[Stored data]
☆ ☆ ☆ ☆ ☆

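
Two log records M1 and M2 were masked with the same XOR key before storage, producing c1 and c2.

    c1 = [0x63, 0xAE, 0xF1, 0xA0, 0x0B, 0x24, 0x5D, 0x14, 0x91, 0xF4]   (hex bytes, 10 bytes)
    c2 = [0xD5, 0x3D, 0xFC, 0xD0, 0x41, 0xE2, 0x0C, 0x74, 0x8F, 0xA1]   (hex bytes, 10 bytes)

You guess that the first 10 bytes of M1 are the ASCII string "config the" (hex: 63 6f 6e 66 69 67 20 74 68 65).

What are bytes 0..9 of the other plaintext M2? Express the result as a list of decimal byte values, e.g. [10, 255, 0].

First, c1 ⊕ c2 = (M1 ⊕ K) ⊕ (M2 ⊕ K) = M1 ⊕ M2, so the key drops out. Then M2 = (M1 ⊕ M2) ⊕ M1 over the first 10 bytes.
byte 0: (63 xor d5) xor 63 = b6 xor 63 = d5
byte 1: (ae xor 3d) xor 6f = 93 xor 6f = fc
byte 2: (f1 xor fc) xor 6e = 0d xor 6e = 63
byte 3: (a0 xor d0) xor 66 = 70 xor 66 = 16
byte 4: (0b xor 41) xor 69 = 4a xor 69 = 23
byte 5: (24 xor e2) xor 67 = c6 xor 67 = a1
byte 6: (5d xor 0c) xor 20 = 51 xor 20 = 71
byte 7: (14 xor 74) xor 74 = 60 xor 74 = 14
byte 8: (91 xor 8f) xor 68 = 1e xor 68 = 76
byte 9: (f4 xor a1) xor 65 = 55 xor 65 = 30

[213, 252, 99, 22, 35, 161, 113, 20, 118, 48]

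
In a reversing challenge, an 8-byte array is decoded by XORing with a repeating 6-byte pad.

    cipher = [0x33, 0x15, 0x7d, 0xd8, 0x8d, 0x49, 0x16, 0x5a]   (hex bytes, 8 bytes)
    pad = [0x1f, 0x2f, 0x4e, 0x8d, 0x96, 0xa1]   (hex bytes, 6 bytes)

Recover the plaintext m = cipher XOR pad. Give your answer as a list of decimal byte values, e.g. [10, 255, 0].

[44, 58, 51, 85, 27, 232, 9, 117]

The 6-byte key repeats, so the effective keystream is 1f 2f 4e 8d 96 a1 1f 2f.
byte 0:  51 ⊕  31 =  44
byte 1:  21 ⊕  47 =  58
byte 2: 125 ⊕  78 =  51
byte 3: 216 ⊕ 141 =  85
byte 4: 141 ⊕ 150 =  27
byte 5:  73 ⊕ 161 = 232
byte 6:  22 ⊕  31 =   9
byte 7:  90 ⊕  47 = 117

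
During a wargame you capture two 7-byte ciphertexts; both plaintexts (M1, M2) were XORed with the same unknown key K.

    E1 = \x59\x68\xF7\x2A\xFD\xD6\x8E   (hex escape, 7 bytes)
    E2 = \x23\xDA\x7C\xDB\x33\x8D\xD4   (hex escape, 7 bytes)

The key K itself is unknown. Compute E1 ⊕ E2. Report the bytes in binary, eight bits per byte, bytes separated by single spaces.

E1 ⊕ E2 = (M1 ⊕ K) ⊕ (M2 ⊕ K) = M1 ⊕ M2 — the shared key cancels under XOR.
59 ^ 23 = 7a
68 ^ da = b2
f7 ^ 7c = 8b
2a ^ db = f1
fd ^ 33 = ce
d6 ^ 8d = 5b
8e ^ d4 = 5a

01111010 10110010 10001011 11110001 11001110 01011011 01011010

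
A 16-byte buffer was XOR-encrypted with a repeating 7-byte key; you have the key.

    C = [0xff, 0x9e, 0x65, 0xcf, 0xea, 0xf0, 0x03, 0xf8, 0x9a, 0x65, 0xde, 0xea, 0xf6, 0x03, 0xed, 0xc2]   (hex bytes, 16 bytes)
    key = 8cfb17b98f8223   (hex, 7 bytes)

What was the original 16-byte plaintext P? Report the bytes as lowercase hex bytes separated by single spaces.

73 65 72 76 65 72 20 74 61 72 67 65 74 20 61 39

The 7-byte key repeats, so the effective keystream is 8c fb 17 b9 8f 82 23 8c fb 17 b9 8f 82 23 8c fb.
byte 0: ff xor 8c = 73
byte 1: 9e xor fb = 65
byte 2: 65 xor 17 = 72
byte 3: cf xor b9 = 76
byte 4: ea xor 8f = 65
byte 5: f0 xor 82 = 72
byte 6: 03 xor 23 = 20
byte 7: f8 xor 8c = 74
byte 8: 9a xor fb = 61
byte 9: 65 xor 17 = 72
byte 10: de xor b9 = 67
byte 11: ea xor 8f = 65
byte 12: f6 xor 82 = 74
byte 13: 03 xor 23 = 20
byte 14: ed xor 8c = 61
byte 15: c2 xor fb = 39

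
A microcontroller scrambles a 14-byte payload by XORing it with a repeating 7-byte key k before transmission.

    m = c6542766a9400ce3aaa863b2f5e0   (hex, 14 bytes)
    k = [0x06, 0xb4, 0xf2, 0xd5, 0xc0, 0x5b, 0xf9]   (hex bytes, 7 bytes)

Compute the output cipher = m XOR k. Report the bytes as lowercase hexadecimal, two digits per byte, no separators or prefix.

The 7-byte key repeats, so the effective keystream is 06 b4 f2 d5 c0 5b f9 06 b4 f2 d5 c0 5b f9.
byte 0: 198 XOR   6 = 192
byte 1:  84 XOR 180 = 224
byte 2:  39 XOR 242 = 213
byte 3: 102 XOR 213 = 179
byte 4: 169 XOR 192 = 105
byte 5:  64 XOR  91 =  27
byte 6:  12 XOR 249 = 245
byte 7: 227 XOR   6 = 229
byte 8: 170 XOR 180 =  30
byte 9: 168 XOR 242 =  90
byte 10:  99 XOR 213 = 182
byte 11: 178 XOR 192 = 114
byte 12: 245 XOR  91 = 174
byte 13: 224 XOR 249 =  25

c0e0d5b3691bf5e51e5ab672ae19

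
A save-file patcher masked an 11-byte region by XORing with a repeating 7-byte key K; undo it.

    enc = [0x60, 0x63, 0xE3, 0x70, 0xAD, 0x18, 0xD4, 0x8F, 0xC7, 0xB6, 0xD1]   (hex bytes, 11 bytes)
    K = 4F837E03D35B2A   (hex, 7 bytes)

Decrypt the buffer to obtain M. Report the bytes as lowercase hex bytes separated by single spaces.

The 7-byte key repeats, so the effective keystream is 4f 83 7e 03 d3 5b 2a 4f 83 7e 03.
byte 0: 60 ⊕ 4f = 2f
byte 1: 63 ⊕ 83 = e0
byte 2: e3 ⊕ 7e = 9d
byte 3: 70 ⊕ 03 = 73
byte 4: ad ⊕ d3 = 7e
byte 5: 18 ⊕ 5b = 43
byte 6: d4 ⊕ 2a = fe
byte 7: 8f ⊕ 4f = c0
byte 8: c7 ⊕ 83 = 44
byte 9: b6 ⊕ 7e = c8
byte 10: d1 ⊕ 03 = d2

2f e0 9d 73 7e 43 fe c0 44 c8 d2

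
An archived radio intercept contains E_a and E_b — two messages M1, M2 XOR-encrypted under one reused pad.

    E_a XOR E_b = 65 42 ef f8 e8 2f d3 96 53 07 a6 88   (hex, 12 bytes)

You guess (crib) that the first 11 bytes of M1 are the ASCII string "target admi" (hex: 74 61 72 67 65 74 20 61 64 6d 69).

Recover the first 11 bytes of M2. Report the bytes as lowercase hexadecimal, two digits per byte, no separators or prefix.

Since E_a ⊕ E_b = M1 ⊕ M2, XORing with the guessed M1 bytes yields the corresponding M2 bytes: M2 = (E_a ⊕ E_b) ⊕ M1.
byte 0: 101 ^ 116 =  17
byte 1:  66 ^  97 =  35
byte 2: 239 ^ 114 = 157
byte 3: 248 ^ 103 = 159
byte 4: 232 ^ 101 = 141
byte 5:  47 ^ 116 =  91
byte 6: 211 ^  32 = 243
byte 7: 150 ^  97 = 247
byte 8:  83 ^ 100 =  55
byte 9:   7 ^ 109 = 106
byte 10: 166 ^ 105 = 207

11239d9f8d5bf3f7376acf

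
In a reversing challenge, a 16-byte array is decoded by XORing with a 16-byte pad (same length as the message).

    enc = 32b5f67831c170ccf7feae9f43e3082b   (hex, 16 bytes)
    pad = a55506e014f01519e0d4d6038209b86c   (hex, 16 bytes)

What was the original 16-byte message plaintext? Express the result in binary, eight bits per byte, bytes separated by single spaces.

10010111 11100000 11110000 10011000 00100101 00110001 01100101 11010101 00010111 00101010 01111000 10011100 11000001 11101010 10110000 01000111

byte 0: 32 xor a5 = 97
byte 1: b5 xor 55 = e0
byte 2: f6 xor 06 = f0
byte 3: 78 xor e0 = 98
byte 4: 31 xor 14 = 25
byte 5: c1 xor f0 = 31
byte 6: 70 xor 15 = 65
byte 7: cc xor 19 = d5
byte 8: f7 xor e0 = 17
byte 9: fe xor d4 = 2a
byte 10: ae xor d6 = 78
byte 11: 9f xor 03 = 9c
byte 12: 43 xor 82 = c1
byte 13: e3 xor 09 = ea
byte 14: 08 xor b8 = b0
byte 15: 2b xor 6c = 47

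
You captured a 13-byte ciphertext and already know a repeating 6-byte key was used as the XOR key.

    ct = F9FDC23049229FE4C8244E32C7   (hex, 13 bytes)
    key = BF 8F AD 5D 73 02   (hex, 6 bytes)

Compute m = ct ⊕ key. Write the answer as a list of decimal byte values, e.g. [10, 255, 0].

The 6-byte key repeats, so the effective keystream is bf 8f ad 5d 73 02 bf 8f ad 5d 73 02 bf.
byte 0: f9 ⊕ bf = 46
byte 1: fd ⊕ 8f = 72
byte 2: c2 ⊕ ad = 6f
byte 3: 30 ⊕ 5d = 6d
byte 4: 49 ⊕ 73 = 3a
byte 5: 22 ⊕ 02 = 20
byte 6: 9f ⊕ bf = 20
byte 7: e4 ⊕ 8f = 6b
byte 8: c8 ⊕ ad = 65
byte 9: 24 ⊕ 5d = 79
byte 10: 4e ⊕ 73 = 3d
byte 11: 32 ⊕ 02 = 30
byte 12: c7 ⊕ bf = 78

[70, 114, 111, 109, 58, 32, 32, 107, 101, 121, 61, 48, 120]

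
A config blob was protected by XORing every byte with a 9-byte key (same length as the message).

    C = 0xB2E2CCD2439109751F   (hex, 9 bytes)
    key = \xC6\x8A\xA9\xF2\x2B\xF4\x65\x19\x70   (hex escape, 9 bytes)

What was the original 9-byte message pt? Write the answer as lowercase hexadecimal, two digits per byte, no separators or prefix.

7468652068656c6c6f

XOR is its own inverse, so applying the key byte-wise gives the result directly.
10110010 ⊕ 11000110 = 01110100
11100010 ⊕ 10001010 = 01101000
11001100 ⊕ 10101001 = 01100101
11010010 ⊕ 11110010 = 00100000
01000011 ⊕ 00101011 = 01101000
10010001 ⊕ 11110100 = 01100101
00001001 ⊕ 01100101 = 01101100
01110101 ⊕ 00011001 = 01101100
00011111 ⊕ 01110000 = 01101111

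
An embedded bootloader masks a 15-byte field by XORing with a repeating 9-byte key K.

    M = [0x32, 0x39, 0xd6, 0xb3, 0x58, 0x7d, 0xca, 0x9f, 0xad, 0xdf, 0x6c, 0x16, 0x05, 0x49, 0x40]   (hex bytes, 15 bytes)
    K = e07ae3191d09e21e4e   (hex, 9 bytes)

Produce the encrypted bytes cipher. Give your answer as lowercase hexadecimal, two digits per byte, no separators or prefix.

The 9-byte key repeats, so the effective keystream is e0 7a e3 19 1d 09 e2 1e 4e e0 7a e3 19 1d 09.
byte 0: 32 xor e0 = d2
byte 1: 39 xor 7a = 43
byte 2: d6 xor e3 = 35
byte 3: b3 xor 19 = aa
byte 4: 58 xor 1d = 45
byte 5: 7d xor 09 = 74
byte 6: ca xor e2 = 28
byte 7: 9f xor 1e = 81
byte 8: ad xor 4e = e3
byte 9: df xor e0 = 3f
byte 10: 6c xor 7a = 16
byte 11: 16 xor e3 = f5
byte 12: 05 xor 19 = 1c
byte 13: 49 xor 1d = 54
byte 14: 40 xor 09 = 49

d24335aa45742881e33f16f51c5449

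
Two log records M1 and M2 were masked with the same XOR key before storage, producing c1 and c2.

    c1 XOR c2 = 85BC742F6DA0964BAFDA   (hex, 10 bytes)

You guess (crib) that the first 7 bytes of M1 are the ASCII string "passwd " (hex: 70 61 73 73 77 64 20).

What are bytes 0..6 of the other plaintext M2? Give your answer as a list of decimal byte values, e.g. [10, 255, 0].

Since c1 ⊕ c2 = M1 ⊕ M2, XORing with the guessed M1 bytes yields the corresponding M2 bytes: M2 = (c1 ⊕ c2) ⊕ M1.
byte 0: 85 ^ 70 = f5
byte 1: bc ^ 61 = dd
byte 2: 74 ^ 73 = 07
byte 3: 2f ^ 73 = 5c
byte 4: 6d ^ 77 = 1a
byte 5: a0 ^ 64 = c4
byte 6: 96 ^ 20 = b6

[245, 221, 7, 92, 26, 196, 182]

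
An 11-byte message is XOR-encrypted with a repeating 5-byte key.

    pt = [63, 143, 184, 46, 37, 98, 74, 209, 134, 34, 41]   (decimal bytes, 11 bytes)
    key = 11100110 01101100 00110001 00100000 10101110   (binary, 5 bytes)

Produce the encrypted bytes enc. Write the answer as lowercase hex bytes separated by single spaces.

The 5-byte key repeats, so the effective keystream is e6 6c 31 20 ae e6 6c 31 20 ae e6.
byte 0: 3f ^ e6 = d9
byte 1: 8f ^ 6c = e3
byte 2: b8 ^ 31 = 89
byte 3: 2e ^ 20 = 0e
byte 4: 25 ^ ae = 8b
byte 5: 62 ^ e6 = 84
byte 6: 4a ^ 6c = 26
byte 7: d1 ^ 31 = e0
byte 8: 86 ^ 20 = a6
byte 9: 22 ^ ae = 8c
byte 10: 29 ^ e6 = cf

d9 e3 89 0e 8b 84 26 e0 a6 8c cf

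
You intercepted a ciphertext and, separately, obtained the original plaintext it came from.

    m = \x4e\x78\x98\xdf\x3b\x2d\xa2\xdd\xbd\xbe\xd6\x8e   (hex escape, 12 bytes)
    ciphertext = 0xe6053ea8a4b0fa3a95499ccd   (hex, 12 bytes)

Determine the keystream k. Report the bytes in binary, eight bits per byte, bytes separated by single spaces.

Since ciphertext = m ⊕ k, XORing both sides with m gives k = m ⊕ ciphertext.
01001110 ⊕ 11100110 = 10101000
01111000 ⊕ 00000101 = 01111101
10011000 ⊕ 00111110 = 10100110
11011111 ⊕ 10101000 = 01110111
00111011 ⊕ 10100100 = 10011111
00101101 ⊕ 10110000 = 10011101
10100010 ⊕ 11111010 = 01011000
11011101 ⊕ 00111010 = 11100111
10111101 ⊕ 10010101 = 00101000
10111110 ⊕ 01001001 = 11110111
11010110 ⊕ 10011100 = 01001010
10001110 ⊕ 11001101 = 01000011

10101000 01111101 10100110 01110111 10011111 10011101 01011000 11100111 00101000 11110111 01001010 01000011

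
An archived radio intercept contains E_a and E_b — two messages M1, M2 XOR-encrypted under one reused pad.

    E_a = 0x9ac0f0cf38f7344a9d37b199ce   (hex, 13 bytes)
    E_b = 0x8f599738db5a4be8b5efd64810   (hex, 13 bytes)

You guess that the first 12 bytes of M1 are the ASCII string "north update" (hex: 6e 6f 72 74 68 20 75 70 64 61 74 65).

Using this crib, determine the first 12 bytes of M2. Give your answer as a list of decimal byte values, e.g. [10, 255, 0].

[123, 246, 21, 131, 139, 141, 10, 210, 76, 185, 19, 180]

First, E_a ⊕ E_b = (M1 ⊕ K) ⊕ (M2 ⊕ K) = M1 ⊕ M2, so the key drops out. Then M2 = (M1 ⊕ M2) ⊕ M1 over the first 12 bytes.
byte 0: (9a ⊕ 8f) ⊕ 6e = 15 ⊕ 6e = 7b
byte 1: (c0 ⊕ 59) ⊕ 6f = 99 ⊕ 6f = f6
byte 2: (f0 ⊕ 97) ⊕ 72 = 67 ⊕ 72 = 15
byte 3: (cf ⊕ 38) ⊕ 74 = f7 ⊕ 74 = 83
byte 4: (38 ⊕ db) ⊕ 68 = e3 ⊕ 68 = 8b
byte 5: (f7 ⊕ 5a) ⊕ 20 = ad ⊕ 20 = 8d
byte 6: (34 ⊕ 4b) ⊕ 75 = 7f ⊕ 75 = 0a
byte 7: (4a ⊕ e8) ⊕ 70 = a2 ⊕ 70 = d2
byte 8: (9d ⊕ b5) ⊕ 64 = 28 ⊕ 64 = 4c
byte 9: (37 ⊕ ef) ⊕ 61 = d8 ⊕ 61 = b9
byte 10: (b1 ⊕ d6) ⊕ 74 = 67 ⊕ 74 = 13
byte 11: (99 ⊕ 48) ⊕ 65 = d1 ⊕ 65 = b4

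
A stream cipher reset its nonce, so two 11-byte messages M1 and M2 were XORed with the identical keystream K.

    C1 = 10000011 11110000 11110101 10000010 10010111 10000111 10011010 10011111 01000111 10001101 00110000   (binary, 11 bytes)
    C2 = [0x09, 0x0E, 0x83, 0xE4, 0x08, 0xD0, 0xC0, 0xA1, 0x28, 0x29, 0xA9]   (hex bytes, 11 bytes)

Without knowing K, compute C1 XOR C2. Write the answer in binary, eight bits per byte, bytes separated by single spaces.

C1 ⊕ C2 = (M1 ⊕ K) ⊕ (M2 ⊕ K) = M1 ⊕ M2 — the shared key cancels under XOR.
83 ⊕ 09 = 8a
f0 ⊕ 0e = fe
f5 ⊕ 83 = 76
82 ⊕ e4 = 66
97 ⊕ 08 = 9f
87 ⊕ d0 = 57
9a ⊕ c0 = 5a
9f ⊕ a1 = 3e
47 ⊕ 28 = 6f
8d ⊕ 29 = a4
30 ⊕ a9 = 99

10001010 11111110 01110110 01100110 10011111 01010111 01011010 00111110 01101111 10100100 10011001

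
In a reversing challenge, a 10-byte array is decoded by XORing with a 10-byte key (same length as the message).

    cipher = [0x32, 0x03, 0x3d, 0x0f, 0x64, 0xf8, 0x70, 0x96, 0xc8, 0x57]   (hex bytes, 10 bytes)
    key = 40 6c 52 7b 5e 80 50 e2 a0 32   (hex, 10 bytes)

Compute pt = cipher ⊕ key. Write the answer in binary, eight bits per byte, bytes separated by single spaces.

XOR is its own inverse, so applying the key byte-wise gives the result directly.
byte 0: 00110010 ⊕ 01000000 = 01110010
byte 1: 00000011 ⊕ 01101100 = 01101111
byte 2: 00111101 ⊕ 01010010 = 01101111
byte 3: 00001111 ⊕ 01111011 = 01110100
byte 4: 01100100 ⊕ 01011110 = 00111010
byte 5: 11111000 ⊕ 10000000 = 01111000
byte 6: 01110000 ⊕ 01010000 = 00100000
byte 7: 10010110 ⊕ 11100010 = 01110100
byte 8: 11001000 ⊕ 10100000 = 01101000
byte 9: 01010111 ⊕ 00110010 = 01100101

01110010 01101111 01101111 01110100 00111010 01111000 00100000 01110100 01101000 01100101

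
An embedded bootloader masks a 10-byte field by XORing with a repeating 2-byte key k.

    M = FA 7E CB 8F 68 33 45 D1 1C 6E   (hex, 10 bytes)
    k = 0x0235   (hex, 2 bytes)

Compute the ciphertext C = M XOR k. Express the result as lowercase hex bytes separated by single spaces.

f8 4b c9 ba 6a 06 47 e4 1e 5b

The 2-byte key repeats, so the effective keystream is 02 35 02 35 02 35 02 35 02 35.
byte 0: fa XOR 02 = f8
byte 1: 7e XOR 35 = 4b
byte 2: cb XOR 02 = c9
byte 3: 8f XOR 35 = ba
byte 4: 68 XOR 02 = 6a
byte 5: 33 XOR 35 = 06
byte 6: 45 XOR 02 = 47
byte 7: d1 XOR 35 = e4
byte 8: 1c XOR 02 = 1e
byte 9: 6e XOR 35 = 5b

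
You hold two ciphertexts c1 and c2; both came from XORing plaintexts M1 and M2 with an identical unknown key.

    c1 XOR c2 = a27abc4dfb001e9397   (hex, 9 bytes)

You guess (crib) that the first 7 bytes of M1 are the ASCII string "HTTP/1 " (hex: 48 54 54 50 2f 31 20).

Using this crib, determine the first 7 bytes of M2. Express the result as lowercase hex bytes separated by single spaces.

ea 2e e8 1d d4 31 3e

Since c1 ⊕ c2 = M1 ⊕ M2, XORing with the guessed M1 bytes yields the corresponding M2 bytes: M2 = (c1 ⊕ c2) ⊕ M1.
a2 XOR 48 = ea
7a XOR 54 = 2e
bc XOR 54 = e8
4d XOR 50 = 1d
fb XOR 2f = d4
00 XOR 31 = 31
1e XOR 20 = 3e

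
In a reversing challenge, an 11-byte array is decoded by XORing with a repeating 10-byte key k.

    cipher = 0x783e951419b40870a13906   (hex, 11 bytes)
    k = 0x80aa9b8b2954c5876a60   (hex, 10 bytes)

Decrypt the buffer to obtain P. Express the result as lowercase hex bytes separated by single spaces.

f8 94 0e 9f 30 e0 cd f7 cb 59 86

The 10-byte key repeats, so the effective keystream is 80 aa 9b 8b 29 54 c5 87 6a 60 80.
byte 0: 78 ^ 80 = f8
byte 1: 3e ^ aa = 94
byte 2: 95 ^ 9b = 0e
byte 3: 14 ^ 8b = 9f
byte 4: 19 ^ 29 = 30
byte 5: b4 ^ 54 = e0
byte 6: 08 ^ c5 = cd
byte 7: 70 ^ 87 = f7
byte 8: a1 ^ 6a = cb
byte 9: 39 ^ 60 = 59
byte 10: 06 ^ 80 = 86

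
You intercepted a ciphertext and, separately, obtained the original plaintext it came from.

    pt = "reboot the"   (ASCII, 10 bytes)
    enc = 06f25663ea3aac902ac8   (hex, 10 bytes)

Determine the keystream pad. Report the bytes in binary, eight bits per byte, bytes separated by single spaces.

01110100 10010111 00110100 00001100 10000101 01001110 10001100 11100100 01000010 10101101

Since enc = pt ⊕ pad, XORing both sides with pt gives pad = pt ⊕ enc.
byte 0: 72 XOR 06 = 74
byte 1: 65 XOR f2 = 97
byte 2: 62 XOR 56 = 34
byte 3: 6f XOR 63 = 0c
byte 4: 6f XOR ea = 85
byte 5: 74 XOR 3a = 4e
byte 6: 20 XOR ac = 8c
byte 7: 74 XOR 90 = e4
byte 8: 68 XOR 2a = 42
byte 9: 65 XOR c8 = ad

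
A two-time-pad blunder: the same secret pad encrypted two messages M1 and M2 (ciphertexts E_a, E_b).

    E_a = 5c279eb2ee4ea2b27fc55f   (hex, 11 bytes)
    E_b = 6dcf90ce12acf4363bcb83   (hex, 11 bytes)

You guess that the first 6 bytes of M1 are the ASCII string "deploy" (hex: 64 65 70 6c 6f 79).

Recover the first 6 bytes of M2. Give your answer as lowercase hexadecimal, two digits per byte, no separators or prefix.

First, E_a ⊕ E_b = (M1 ⊕ K) ⊕ (M2 ⊕ K) = M1 ⊕ M2, so the key drops out. Then M2 = (M1 ⊕ M2) ⊕ M1 over the first 6 bytes.
byte 0: (5c ^ 6d) ^ 64 = 31 ^ 64 = 55
byte 1: (27 ^ cf) ^ 65 = e8 ^ 65 = 8d
byte 2: (9e ^ 90) ^ 70 = 0e ^ 70 = 7e
byte 3: (b2 ^ ce) ^ 6c = 7c ^ 6c = 10
byte 4: (ee ^ 12) ^ 6f = fc ^ 6f = 93
byte 5: (4e ^ ac) ^ 79 = e2 ^ 79 = 9b

558d7e10939b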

☆ ☆ ☆ ☆ ☆

» TASK DETAILS: Go through the records above and copy every line with the word "messages".

» ANSWER TO THIS EXERCISE:
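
An archived radio intercept contains E_a and E_b — two messages M1, M2 XOR-encrypted under one reused pad.
An archived radio intercept contains E_a and E_b — two messages M1, M2 XOR-encrypted under one reused pad.
A stream cipher reset its nonce, so two 11-byte messages M1 and M2 were XORed with the identical keystream K.
A two-time-pad blunder: the same secret pad encrypted two messages M1 and M2 (ciphertexts E_a, E_b).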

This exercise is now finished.